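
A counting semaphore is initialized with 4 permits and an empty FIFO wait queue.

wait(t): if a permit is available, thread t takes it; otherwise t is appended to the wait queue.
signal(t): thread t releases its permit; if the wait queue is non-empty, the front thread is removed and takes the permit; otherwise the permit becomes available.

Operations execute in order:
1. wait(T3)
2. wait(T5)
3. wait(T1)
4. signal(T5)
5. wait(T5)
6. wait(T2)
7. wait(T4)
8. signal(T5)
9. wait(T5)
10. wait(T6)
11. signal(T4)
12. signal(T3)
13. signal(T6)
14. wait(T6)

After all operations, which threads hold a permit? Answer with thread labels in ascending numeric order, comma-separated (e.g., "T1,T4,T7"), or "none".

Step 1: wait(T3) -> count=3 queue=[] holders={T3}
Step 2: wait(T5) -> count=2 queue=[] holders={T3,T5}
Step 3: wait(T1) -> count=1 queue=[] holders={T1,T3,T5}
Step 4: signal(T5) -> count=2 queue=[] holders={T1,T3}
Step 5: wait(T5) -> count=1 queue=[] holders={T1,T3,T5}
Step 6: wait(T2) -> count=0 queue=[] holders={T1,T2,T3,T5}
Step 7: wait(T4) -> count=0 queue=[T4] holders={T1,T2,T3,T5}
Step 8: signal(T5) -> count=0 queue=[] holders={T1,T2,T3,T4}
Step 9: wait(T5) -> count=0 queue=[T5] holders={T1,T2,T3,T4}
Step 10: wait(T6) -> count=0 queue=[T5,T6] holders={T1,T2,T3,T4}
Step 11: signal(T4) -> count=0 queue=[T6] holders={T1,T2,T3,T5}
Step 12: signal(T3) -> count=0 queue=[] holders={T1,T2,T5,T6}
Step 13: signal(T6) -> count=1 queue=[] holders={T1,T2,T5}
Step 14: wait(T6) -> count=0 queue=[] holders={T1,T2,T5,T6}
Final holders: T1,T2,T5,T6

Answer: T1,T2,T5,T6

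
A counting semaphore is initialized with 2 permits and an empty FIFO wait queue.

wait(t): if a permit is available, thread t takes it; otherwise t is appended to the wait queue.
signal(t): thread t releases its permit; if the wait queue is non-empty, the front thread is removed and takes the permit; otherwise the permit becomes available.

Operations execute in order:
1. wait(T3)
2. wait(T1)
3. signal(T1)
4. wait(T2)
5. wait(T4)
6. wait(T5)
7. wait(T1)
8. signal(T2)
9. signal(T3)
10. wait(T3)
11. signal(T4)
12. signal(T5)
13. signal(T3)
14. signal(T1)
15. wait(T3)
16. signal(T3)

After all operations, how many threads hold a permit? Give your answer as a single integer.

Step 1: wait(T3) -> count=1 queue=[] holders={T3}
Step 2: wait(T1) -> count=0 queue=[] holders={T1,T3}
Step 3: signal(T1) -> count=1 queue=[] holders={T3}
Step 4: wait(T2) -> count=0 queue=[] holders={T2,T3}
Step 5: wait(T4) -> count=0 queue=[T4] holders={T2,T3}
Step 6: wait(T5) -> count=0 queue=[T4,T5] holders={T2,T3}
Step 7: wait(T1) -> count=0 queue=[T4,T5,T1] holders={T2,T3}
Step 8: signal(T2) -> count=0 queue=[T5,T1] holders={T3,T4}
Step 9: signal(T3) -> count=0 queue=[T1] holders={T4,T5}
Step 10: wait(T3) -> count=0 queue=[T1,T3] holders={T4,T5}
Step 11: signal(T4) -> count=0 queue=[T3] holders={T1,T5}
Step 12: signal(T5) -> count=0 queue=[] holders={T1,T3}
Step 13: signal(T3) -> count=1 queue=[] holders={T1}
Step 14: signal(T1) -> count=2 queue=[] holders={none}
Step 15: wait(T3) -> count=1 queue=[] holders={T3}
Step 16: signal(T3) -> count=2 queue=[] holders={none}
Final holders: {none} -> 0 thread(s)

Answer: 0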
- - - - -
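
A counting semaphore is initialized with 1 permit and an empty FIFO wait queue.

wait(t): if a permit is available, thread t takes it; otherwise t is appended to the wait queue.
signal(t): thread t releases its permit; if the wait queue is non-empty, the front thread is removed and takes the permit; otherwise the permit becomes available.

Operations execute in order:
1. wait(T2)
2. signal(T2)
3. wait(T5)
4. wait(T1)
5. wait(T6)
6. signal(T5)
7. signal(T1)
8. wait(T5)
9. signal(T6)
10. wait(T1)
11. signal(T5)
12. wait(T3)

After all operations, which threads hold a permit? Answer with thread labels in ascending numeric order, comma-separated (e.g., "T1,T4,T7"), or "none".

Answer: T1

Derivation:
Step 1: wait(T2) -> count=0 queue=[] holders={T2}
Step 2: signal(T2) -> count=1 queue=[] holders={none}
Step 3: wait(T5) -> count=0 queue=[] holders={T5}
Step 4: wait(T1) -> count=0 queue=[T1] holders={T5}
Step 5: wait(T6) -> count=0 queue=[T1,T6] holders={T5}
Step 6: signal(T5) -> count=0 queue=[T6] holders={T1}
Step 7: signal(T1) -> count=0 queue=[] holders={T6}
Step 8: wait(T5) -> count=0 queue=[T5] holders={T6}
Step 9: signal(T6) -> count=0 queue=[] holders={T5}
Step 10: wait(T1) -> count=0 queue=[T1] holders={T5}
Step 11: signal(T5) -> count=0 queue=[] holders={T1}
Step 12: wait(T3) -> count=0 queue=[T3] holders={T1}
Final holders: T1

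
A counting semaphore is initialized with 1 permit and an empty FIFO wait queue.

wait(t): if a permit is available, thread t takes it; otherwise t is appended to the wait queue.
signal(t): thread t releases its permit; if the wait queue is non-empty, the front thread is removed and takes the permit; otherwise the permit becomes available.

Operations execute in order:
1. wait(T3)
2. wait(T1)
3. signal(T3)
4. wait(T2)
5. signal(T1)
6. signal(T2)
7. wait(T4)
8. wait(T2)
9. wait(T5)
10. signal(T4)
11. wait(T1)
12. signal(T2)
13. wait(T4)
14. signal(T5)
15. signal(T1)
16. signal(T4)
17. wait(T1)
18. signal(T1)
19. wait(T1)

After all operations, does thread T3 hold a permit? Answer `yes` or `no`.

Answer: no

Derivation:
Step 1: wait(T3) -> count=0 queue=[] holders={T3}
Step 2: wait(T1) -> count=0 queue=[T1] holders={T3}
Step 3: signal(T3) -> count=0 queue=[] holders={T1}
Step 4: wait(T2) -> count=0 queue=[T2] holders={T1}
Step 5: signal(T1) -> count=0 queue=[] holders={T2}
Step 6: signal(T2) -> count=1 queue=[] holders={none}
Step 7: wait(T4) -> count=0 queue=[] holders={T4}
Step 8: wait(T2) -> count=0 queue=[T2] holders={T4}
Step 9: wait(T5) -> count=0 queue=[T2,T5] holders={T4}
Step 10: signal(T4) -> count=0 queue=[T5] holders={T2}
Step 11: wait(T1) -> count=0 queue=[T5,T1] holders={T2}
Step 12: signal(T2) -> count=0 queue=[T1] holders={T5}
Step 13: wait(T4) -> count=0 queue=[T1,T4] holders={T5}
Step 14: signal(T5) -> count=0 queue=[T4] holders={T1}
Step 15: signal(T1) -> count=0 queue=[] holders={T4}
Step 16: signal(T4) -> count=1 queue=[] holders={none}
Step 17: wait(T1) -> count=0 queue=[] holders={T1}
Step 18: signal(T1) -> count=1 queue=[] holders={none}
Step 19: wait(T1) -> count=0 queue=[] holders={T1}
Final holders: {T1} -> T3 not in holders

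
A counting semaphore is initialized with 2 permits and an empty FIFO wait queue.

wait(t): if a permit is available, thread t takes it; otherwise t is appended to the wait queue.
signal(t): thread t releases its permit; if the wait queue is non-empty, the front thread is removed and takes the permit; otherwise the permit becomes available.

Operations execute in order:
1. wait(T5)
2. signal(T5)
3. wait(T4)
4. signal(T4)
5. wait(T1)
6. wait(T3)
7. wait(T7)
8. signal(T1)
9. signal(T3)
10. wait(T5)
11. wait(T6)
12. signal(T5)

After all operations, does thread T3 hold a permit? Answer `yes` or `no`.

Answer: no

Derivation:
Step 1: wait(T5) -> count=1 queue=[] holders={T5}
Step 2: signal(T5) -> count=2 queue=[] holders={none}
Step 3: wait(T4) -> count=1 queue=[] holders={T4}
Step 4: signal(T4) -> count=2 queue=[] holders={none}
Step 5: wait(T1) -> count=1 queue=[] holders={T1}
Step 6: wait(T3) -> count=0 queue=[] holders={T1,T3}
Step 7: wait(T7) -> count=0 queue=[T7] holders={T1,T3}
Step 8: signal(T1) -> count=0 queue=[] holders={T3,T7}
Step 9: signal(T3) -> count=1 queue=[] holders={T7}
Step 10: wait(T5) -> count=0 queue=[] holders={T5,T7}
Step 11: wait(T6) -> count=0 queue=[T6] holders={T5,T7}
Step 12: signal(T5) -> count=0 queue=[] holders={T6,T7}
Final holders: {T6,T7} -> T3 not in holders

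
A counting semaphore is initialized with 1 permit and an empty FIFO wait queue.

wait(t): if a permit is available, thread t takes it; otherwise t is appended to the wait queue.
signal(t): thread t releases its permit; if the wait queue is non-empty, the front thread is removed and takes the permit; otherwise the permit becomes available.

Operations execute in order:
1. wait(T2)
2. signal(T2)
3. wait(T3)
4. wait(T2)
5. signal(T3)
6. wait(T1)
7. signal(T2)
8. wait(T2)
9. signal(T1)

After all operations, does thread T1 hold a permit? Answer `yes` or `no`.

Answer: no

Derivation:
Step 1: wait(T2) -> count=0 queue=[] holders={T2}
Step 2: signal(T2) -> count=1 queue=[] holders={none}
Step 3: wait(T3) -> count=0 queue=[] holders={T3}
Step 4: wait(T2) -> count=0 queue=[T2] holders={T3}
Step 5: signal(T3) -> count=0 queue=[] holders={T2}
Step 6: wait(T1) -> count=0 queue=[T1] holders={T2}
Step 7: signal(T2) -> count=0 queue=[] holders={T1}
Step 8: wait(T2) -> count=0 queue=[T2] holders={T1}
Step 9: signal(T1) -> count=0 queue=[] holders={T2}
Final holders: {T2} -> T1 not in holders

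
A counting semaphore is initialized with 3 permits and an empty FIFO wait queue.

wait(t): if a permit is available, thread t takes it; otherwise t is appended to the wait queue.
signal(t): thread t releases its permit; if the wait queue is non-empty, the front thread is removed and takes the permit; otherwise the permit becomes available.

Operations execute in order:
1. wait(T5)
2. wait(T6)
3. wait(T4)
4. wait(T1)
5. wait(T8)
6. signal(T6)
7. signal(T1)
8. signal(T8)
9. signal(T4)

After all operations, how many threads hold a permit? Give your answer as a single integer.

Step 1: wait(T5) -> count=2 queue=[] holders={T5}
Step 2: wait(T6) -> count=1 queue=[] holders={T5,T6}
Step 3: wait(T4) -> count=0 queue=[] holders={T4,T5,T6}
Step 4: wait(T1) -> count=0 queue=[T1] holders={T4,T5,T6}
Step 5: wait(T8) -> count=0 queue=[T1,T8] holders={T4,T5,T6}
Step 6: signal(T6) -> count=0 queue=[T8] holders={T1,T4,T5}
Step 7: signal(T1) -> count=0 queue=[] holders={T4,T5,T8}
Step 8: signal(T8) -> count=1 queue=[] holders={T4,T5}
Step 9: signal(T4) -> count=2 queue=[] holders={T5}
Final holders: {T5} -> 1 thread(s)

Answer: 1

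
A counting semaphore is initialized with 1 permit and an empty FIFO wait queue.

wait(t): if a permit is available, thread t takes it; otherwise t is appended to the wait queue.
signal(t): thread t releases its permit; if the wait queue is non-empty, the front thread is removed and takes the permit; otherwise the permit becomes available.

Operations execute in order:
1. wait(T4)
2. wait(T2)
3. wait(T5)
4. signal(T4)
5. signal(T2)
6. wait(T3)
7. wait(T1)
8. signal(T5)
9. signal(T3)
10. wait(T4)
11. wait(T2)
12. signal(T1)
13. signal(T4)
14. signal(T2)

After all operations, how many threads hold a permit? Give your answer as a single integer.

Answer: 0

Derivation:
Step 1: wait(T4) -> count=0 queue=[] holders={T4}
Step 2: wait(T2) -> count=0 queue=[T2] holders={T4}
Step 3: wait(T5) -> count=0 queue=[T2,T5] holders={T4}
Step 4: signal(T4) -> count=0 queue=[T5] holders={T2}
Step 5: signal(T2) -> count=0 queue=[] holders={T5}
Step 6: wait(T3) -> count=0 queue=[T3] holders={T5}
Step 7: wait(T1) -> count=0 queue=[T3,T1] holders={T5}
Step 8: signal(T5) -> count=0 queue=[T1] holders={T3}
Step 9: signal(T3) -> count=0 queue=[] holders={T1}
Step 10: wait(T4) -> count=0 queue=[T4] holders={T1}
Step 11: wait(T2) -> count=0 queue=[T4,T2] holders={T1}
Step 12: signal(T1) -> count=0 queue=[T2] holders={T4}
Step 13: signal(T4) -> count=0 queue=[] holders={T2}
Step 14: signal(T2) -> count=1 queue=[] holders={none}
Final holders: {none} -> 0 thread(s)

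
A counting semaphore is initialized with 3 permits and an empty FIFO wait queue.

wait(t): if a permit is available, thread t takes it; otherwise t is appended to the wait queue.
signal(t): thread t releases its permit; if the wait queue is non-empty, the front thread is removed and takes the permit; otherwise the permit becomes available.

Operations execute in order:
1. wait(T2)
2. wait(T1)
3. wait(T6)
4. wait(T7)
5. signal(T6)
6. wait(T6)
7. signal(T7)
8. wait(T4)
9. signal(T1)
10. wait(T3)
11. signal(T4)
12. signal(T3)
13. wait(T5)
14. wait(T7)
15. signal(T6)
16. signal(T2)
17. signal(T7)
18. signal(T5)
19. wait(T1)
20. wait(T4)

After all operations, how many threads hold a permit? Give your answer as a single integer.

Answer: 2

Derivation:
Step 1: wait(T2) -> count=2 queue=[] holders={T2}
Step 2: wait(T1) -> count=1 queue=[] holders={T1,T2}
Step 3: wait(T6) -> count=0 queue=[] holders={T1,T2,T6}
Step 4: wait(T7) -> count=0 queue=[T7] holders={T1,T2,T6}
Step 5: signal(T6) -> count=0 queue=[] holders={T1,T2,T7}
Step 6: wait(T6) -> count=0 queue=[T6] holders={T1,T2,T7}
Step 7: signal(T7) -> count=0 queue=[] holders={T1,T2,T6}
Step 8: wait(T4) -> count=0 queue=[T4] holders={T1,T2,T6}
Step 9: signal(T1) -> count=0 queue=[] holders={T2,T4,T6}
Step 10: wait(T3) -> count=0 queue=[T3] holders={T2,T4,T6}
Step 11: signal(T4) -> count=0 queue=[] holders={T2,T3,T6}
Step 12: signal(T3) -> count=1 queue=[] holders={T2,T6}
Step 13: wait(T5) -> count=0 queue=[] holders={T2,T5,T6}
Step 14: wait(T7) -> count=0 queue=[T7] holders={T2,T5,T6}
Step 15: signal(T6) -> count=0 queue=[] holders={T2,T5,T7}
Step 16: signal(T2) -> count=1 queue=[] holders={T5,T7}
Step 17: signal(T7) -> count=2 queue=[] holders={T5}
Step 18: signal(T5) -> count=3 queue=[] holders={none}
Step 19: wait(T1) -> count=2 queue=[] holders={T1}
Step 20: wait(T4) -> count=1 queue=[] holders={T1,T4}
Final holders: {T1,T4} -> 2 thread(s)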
- - - - -
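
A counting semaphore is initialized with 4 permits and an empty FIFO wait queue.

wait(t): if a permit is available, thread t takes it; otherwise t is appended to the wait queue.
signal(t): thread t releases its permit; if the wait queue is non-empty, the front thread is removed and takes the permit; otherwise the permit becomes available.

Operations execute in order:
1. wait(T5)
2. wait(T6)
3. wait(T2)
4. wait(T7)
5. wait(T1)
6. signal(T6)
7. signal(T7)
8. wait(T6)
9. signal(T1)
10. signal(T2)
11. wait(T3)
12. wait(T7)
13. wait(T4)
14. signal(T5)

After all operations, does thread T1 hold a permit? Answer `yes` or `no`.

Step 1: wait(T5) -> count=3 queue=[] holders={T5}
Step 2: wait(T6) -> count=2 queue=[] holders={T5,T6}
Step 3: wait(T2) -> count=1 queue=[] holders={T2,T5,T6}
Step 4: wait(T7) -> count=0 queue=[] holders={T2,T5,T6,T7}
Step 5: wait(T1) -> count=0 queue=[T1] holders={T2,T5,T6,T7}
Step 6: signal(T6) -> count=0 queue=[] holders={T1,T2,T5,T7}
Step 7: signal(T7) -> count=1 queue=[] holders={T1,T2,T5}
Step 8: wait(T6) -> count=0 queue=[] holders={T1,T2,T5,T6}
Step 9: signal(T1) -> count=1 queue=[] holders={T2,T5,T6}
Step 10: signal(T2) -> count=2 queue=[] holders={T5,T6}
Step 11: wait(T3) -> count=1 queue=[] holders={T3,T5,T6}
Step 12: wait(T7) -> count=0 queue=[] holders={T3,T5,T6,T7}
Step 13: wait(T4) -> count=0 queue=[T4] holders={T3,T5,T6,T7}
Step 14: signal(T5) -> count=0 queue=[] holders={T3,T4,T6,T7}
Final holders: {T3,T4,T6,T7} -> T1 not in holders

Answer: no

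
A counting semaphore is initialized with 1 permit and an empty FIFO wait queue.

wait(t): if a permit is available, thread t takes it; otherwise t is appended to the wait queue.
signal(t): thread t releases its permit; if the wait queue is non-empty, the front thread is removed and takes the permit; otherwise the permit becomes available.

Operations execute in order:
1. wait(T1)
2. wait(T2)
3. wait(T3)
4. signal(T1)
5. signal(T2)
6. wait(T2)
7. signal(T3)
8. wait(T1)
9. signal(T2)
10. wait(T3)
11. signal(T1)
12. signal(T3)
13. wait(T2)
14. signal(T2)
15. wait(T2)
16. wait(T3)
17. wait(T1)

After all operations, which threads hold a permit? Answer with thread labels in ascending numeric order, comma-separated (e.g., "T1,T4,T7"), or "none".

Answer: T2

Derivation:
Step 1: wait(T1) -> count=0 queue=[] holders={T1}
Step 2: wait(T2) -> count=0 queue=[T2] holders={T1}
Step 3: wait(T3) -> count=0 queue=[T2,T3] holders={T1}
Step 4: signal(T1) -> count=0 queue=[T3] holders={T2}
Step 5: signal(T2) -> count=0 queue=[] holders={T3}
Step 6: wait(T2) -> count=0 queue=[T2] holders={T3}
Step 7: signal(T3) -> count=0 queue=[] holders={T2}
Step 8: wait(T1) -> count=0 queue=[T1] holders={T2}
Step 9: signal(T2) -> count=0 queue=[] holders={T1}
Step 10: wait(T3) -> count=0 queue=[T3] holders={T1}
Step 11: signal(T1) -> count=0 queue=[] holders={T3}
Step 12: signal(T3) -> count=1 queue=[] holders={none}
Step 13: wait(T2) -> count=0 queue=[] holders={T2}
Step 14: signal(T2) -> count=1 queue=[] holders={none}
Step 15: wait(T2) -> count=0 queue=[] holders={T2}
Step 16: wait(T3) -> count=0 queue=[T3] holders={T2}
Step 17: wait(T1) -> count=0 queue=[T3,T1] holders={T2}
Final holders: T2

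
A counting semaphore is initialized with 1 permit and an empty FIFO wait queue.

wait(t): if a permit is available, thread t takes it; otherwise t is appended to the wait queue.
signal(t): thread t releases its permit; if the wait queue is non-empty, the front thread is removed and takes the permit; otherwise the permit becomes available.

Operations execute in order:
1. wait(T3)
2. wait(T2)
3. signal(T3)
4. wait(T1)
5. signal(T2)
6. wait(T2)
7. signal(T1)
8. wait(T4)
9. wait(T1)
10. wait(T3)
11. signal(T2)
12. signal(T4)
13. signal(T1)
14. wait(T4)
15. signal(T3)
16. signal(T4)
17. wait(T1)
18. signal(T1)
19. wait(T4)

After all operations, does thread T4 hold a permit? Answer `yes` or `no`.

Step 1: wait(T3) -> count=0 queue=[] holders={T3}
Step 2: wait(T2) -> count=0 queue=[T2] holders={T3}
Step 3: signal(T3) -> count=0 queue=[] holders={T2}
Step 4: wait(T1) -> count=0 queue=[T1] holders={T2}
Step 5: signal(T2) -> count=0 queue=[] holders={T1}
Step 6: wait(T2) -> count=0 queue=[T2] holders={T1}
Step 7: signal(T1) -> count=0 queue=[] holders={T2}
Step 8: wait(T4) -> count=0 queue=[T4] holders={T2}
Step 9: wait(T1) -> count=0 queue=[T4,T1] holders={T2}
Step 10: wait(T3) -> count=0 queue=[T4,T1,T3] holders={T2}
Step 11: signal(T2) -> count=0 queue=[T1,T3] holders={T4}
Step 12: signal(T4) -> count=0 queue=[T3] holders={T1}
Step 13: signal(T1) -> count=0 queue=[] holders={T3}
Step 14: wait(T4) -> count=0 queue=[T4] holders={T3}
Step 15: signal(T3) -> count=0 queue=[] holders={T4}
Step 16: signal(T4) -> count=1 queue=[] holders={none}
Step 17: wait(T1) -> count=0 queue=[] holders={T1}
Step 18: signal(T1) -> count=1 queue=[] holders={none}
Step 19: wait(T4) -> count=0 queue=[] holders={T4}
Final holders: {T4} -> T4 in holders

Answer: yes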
- - - - -
▶ **EXERCISE INSTRUCTIONS**
Among the entries above, copy exactly only the lines starting with the one containing "5. wait(T4)" and going through the one containing "16. signal(T3)", both ends included.

▶ **SOLUTION FOR THIS EXERCISE**
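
5. wait(T4)
6. wait(T5)
7. wait(T1)
8. signal(T2)
9. signal(T3)
10. wait(T3)
11. signal(T4)
12. signal(T5)
13. signal(T3)
14. signal(T1)
15. wait(T3)
16. signal(T3)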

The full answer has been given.